# DATA FOR THE TASK
= = =

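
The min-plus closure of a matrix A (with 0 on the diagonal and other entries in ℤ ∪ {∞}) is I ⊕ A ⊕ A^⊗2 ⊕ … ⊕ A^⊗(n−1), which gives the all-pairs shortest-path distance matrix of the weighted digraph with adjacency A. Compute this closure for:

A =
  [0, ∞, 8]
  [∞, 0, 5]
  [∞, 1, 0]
Closure =
  [0, 9, 8]
  [∞, 0, 5]
  [∞, 1, 0]

This is the Floyd-Warshall all-pairs shortest-path computation. For each intermediate vertex k = 0, 1, …, 2, update dist[i][j] ← min(dist[i][j], dist[i][k] + dist[k][j]). The final matrix gives, for each (i, j), the minimum total weight of any directed path from i to j (possibly empty when i = j).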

= = =

# ACTIVITY
The records above must be restated. Preserve every word.

# EXERCISE RESULT
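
The min-plus closure of a matrix A (with 0 on the diagonal and other entries in ℤ ∪ {∞}) is I ⊕ A ⊕ A^⊗2 ⊕ … ⊕ A^⊗(n−1), which gives the all-pairs shortest-path distance matrix of the weighted digraph with adjacency A. Compute this closure for:

A =
  [0, ∞, 8]
  [∞, 0, 5]
  [∞, 1, 0]
Closure =
  [0, 9, 8]
  [∞, 0, 5]
  [∞, 1, 0]

This is the Floyd-Warshall all-pairs shortest-path computation. For each intermediate vertex k = 0, 1, …, 2, update dist[i][j] ← min(dist[i][j], dist[i][k] + dist[k][j]). The final matrix gives, for each (i, j), the minimum total weight of any directed path from i to j (possibly empty when i = j).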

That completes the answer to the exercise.